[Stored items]
---+---
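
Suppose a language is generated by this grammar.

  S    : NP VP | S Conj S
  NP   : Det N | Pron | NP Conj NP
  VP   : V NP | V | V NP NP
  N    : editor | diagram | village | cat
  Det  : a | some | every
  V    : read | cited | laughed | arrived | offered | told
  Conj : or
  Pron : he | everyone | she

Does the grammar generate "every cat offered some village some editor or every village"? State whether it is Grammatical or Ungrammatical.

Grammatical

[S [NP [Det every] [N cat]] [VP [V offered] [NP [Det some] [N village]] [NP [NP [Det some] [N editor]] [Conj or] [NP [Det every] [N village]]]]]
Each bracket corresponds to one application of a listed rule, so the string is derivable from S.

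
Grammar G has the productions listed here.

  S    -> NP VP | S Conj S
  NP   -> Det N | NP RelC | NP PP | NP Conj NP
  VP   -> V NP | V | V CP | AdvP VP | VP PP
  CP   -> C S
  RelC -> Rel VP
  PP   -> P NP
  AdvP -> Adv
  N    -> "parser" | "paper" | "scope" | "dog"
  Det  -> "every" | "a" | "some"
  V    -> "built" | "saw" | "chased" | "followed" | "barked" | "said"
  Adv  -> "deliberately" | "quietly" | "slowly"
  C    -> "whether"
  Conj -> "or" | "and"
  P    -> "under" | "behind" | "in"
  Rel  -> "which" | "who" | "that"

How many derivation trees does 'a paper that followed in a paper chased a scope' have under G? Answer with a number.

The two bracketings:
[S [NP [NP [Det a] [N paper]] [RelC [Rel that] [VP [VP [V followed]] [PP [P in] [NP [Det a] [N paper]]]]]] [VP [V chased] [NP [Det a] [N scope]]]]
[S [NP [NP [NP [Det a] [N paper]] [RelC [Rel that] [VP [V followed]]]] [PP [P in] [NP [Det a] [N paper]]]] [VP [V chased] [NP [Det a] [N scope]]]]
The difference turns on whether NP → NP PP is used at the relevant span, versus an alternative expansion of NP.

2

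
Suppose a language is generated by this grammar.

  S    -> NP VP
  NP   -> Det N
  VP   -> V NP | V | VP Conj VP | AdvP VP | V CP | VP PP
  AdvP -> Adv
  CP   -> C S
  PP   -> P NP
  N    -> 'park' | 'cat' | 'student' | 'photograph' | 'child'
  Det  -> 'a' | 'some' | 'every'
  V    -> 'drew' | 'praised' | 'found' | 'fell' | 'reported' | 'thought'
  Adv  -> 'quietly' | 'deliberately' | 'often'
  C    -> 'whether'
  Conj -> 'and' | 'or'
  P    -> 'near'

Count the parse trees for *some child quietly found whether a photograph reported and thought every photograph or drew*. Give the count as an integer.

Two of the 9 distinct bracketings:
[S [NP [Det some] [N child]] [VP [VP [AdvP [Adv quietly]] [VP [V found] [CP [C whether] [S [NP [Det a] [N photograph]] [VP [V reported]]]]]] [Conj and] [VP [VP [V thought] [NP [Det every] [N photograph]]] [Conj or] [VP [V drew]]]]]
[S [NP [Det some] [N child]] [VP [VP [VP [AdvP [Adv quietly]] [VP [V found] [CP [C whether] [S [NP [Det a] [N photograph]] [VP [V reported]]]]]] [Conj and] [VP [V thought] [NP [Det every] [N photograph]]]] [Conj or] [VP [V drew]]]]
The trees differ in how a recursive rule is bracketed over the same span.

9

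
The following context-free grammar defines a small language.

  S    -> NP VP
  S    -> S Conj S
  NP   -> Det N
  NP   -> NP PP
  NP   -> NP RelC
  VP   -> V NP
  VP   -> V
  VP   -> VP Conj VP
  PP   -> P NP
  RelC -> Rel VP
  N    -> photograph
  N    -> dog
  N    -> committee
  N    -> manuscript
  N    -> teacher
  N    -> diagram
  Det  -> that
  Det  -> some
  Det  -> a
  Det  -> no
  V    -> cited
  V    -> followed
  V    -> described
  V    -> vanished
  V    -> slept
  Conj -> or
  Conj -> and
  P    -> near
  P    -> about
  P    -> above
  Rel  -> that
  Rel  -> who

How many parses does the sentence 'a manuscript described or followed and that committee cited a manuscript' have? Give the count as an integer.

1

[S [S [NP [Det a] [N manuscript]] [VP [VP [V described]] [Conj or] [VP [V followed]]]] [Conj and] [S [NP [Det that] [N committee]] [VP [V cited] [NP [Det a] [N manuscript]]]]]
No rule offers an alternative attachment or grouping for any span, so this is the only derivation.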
---+---
Reply with nothing but the number of lines in the data that include the word "deliberately".

2